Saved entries
****************************************

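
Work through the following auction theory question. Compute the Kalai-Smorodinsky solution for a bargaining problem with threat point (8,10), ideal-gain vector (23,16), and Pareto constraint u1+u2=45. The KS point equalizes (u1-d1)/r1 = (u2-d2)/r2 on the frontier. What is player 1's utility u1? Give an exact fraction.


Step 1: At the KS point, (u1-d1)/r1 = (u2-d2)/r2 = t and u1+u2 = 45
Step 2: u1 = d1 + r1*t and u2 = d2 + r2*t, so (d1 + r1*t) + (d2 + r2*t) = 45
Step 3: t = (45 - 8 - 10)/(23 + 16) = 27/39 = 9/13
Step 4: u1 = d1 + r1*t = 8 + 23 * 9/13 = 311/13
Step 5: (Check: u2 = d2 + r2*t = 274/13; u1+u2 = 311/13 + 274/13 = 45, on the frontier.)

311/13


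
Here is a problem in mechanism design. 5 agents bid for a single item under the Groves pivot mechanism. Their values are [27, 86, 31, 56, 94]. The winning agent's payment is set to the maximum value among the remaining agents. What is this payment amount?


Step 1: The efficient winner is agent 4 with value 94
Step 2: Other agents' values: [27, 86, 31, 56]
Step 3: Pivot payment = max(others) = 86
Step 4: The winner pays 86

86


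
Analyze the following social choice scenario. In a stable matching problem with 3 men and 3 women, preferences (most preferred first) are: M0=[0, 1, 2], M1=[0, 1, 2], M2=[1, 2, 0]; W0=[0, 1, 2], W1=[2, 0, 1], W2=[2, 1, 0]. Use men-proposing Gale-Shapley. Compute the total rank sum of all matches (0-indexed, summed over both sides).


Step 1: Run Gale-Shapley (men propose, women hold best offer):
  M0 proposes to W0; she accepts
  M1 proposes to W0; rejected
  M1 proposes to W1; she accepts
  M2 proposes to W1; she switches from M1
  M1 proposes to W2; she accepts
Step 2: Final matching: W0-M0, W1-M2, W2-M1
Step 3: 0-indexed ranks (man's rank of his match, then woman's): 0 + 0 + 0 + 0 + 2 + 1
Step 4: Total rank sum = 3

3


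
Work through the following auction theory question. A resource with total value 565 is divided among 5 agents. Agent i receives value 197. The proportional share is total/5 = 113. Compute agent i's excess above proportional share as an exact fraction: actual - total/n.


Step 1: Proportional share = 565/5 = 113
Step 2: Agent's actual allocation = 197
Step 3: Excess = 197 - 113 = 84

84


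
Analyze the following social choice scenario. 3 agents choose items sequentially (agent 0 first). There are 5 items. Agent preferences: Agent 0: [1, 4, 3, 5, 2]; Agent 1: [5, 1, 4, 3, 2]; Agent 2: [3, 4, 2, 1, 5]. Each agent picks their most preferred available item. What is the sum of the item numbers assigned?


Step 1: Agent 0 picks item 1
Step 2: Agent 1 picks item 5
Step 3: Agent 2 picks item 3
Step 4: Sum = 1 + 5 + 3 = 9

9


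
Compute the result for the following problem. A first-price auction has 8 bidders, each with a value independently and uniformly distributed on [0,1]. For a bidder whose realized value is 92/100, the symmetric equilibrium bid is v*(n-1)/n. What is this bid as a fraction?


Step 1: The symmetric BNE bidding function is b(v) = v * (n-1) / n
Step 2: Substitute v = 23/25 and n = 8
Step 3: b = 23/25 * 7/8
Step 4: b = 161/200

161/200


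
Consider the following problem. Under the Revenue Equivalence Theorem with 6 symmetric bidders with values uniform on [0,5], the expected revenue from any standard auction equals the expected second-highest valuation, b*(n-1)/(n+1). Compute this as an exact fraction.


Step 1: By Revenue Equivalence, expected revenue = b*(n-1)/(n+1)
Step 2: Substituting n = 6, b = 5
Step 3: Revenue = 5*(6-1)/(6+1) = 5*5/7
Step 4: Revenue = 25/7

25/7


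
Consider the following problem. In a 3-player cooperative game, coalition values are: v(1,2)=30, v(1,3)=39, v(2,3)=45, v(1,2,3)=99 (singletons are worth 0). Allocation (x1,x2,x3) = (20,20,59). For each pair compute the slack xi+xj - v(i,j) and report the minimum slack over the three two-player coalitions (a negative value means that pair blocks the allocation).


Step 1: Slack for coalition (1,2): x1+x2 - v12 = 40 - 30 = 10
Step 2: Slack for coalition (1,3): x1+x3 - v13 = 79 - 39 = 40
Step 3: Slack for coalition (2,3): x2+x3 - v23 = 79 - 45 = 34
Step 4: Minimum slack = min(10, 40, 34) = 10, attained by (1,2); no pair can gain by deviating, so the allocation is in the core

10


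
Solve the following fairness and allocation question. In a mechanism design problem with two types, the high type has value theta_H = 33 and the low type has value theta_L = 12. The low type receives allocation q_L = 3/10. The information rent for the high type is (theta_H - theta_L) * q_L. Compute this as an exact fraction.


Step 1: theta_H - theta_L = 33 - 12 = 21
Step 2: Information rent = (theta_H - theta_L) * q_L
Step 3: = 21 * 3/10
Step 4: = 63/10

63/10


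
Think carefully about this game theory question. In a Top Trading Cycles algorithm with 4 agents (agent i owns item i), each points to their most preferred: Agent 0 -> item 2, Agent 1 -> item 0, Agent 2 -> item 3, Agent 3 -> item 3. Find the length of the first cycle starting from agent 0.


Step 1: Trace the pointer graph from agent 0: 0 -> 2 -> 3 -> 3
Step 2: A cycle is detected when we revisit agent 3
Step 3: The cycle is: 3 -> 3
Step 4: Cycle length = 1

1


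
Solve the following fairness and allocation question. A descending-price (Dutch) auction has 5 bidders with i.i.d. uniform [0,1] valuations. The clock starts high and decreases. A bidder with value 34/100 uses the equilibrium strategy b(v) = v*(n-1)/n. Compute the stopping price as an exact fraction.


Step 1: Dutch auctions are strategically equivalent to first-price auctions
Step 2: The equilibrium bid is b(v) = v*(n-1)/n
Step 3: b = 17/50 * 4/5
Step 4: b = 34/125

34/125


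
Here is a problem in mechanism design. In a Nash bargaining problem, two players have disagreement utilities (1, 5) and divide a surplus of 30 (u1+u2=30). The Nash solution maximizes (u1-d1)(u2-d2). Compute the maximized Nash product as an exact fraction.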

****************************************

**PROBLEM**
Each record is to be repeated word for word, with none skipped.

**TASK SOLUTION**
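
Work through the following auction theory question. Compute the Kalai-Smorodinsky solution for a bargaining problem with threat point (8,10), ideal-gain vector (23,16), and Pareto constraint u1+u2=45. The KS point equalizes (u1-d1)/r1 = (u2-d2)/r2 on the frontier. What is player 1's utility u1? Give an exact fraction.


Step 1: At the KS point, (u1-d1)/r1 = (u2-d2)/r2 = t and u1+u2 = 45
Step 2: u1 = d1 + r1*t and u2 = d2 + r2*t, so (d1 + r1*t) + (d2 + r2*t) = 45
Step 3: t = (45 - 8 - 10)/(23 + 16) = 27/39 = 9/13
Step 4: u1 = d1 + r1*t = 8 + 23 * 9/13 = 311/13
Step 5: (Check: u2 = d2 + r2*t = 274/13; u1+u2 = 311/13 + 274/13 = 45, on the frontier.)

311/13


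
Here is a problem in mechanism design. 5 agents bid for a single item under the Groves pivot mechanism. Their values are [27, 86, 31, 56, 94]. The winning agent's payment is set to the maximum value among the remaining agents. What is this payment amount?


Step 1: The efficient winner is agent 4 with value 94
Step 2: Other agents' values: [27, 86, 31, 56]
Step 3: Pivot payment = max(others) = 86
Step 4: The winner pays 86

86


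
Analyze the following social choice scenario. In a stable matching problem with 3 men and 3 women, preferences (most preferred first) are: M0=[0, 1, 2], M1=[0, 1, 2], M2=[1, 2, 0]; W0=[0, 1, 2], W1=[2, 0, 1], W2=[2, 1, 0]. Use men-proposing Gale-Shapley. Compute the total rank sum of all matches (0-indexed, summed over both sides).


Step 1: Run Gale-Shapley (men propose, women hold best offer):
  M0 proposes to W0; she accepts
  M1 proposes to W0; rejected
  M1 proposes to W1; she accepts
  M2 proposes to W1; she switches from M1
  M1 proposes to W2; she accepts
Step 2: Final matching: W0-M0, W1-M2, W2-M1
Step 3: 0-indexed ranks (man's rank of his match, then woman's): 0 + 0 + 0 + 0 + 2 + 1
Step 4: Total rank sum = 3

3


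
Work through the following auction theory question. A resource with total value 565 is divided among 5 agents. Agent i receives value 197. The proportional share is total/5 = 113. Compute agent i's excess above proportional share as an exact fraction: actual - total/n.


Step 1: Proportional share = 565/5 = 113
Step 2: Agent's actual allocation = 197
Step 3: Excess = 197 - 113 = 84

84


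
Analyze the following social choice scenario. 3 agents choose items sequentially (agent 0 first). There are 5 items. Agent preferences: Agent 0: [1, 4, 3, 5, 2]; Agent 1: [5, 1, 4, 3, 2]; Agent 2: [3, 4, 2, 1, 5]. Each agent picks their most preferred available item. What is the sum of the item numbers assigned?


Step 1: Agent 0 picks item 1
Step 2: Agent 1 picks item 5
Step 3: Agent 2 picks item 3
Step 4: Sum = 1 + 5 + 3 = 9

9


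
Compute the result for the following problem. A first-price auction has 8 bidders, each with a value independently and uniformly distributed on [0,1]. For a bidder whose realized value is 92/100, the symmetric equilibrium bid is v*(n-1)/n. What is this bid as a fraction?


Step 1: The symmetric BNE bidding function is b(v) = v * (n-1) / n
Step 2: Substitute v = 23/25 and n = 8
Step 3: b = 23/25 * 7/8
Step 4: b = 161/200

161/200


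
Consider the following problem. Under the Revenue Equivalence Theorem with 6 symmetric bidders with values uniform on [0,5], the expected revenue from any standard auction equals the expected second-highest valuation, b*(n-1)/(n+1). Compute this as an exact fraction.


Step 1: By Revenue Equivalence, expected revenue = b*(n-1)/(n+1)
Step 2: Substituting n = 6, b = 5
Step 3: Revenue = 5*(6-1)/(6+1) = 5*5/7
Step 4: Revenue = 25/7

25/7


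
Consider the following problem. In a 3-player cooperative game, coalition values are: v(1,2)=30, v(1,3)=39, v(2,3)=45, v(1,2,3)=99 (singletons are worth 0). Allocation (x1,x2,x3) = (20,20,59). For each pair compute the slack xi+xj - v(i,j) and report the minimum slack over the three two-player coalitions (a negative value means that pair blocks the allocation).


Step 1: Slack for coalition (1,2): x1+x2 - v12 = 40 - 30 = 10
Step 2: Slack for coalition (1,3): x1+x3 - v13 = 79 - 39 = 40
Step 3: Slack for coalition (2,3): x2+x3 - v23 = 79 - 45 = 34
Step 4: Minimum slack = min(10, 40, 34) = 10, attained by (1,2); no pair can gain by deviating, so the allocation is in the core

10


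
Solve the following fairness and allocation question. In a mechanism design problem with two types, the high type has value theta_H = 33 and the low type has value theta_L = 12. The low type receives allocation q_L = 3/10. The information rent for the high type is (theta_H - theta_L) * q_L. Compute this as an exact fraction.


Step 1: theta_H - theta_L = 33 - 12 = 21
Step 2: Information rent = (theta_H - theta_L) * q_L
Step 3: = 21 * 3/10
Step 4: = 63/10

63/10


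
Think carefully about this game theory question. In a Top Trading Cycles algorithm with 4 agents (agent i owns item i), each points to their most preferred: Agent 0 -> item 2, Agent 1 -> item 0, Agent 2 -> item 3, Agent 3 -> item 3. Find the length of the first cycle starting from agent 0.


Step 1: Trace the pointer graph from agent 0: 0 -> 2 -> 3 -> 3
Step 2: A cycle is detected when we revisit agent 3
Step 3: The cycle is: 3 -> 3
Step 4: Cycle length = 1

1


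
Solve the following fairness and allocation question. A descending-price (Dutch) auction has 5 bidders with i.i.d. uniform [0,1] valuations. The clock starts high and decreases. A bidder with value 34/100 uses the equilibrium strategy b(v) = v*(n-1)/n. Compute the stopping price as an exact fraction.


Step 1: Dutch auctions are strategically equivalent to first-price auctions
Step 2: The equilibrium bid is b(v) = v*(n-1)/n
Step 3: b = 17/50 * 4/5
Step 4: b = 34/125

34/125


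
Here is a problem in mechanism design. In a Nash bargaining problem, two players have disagreement utilities (1, 5) and divide a surplus of 30 (u1+u2=30). The Nash solution maximizes (u1-d1)(u2-d2). Compute the maximized Nash product as an exact fraction.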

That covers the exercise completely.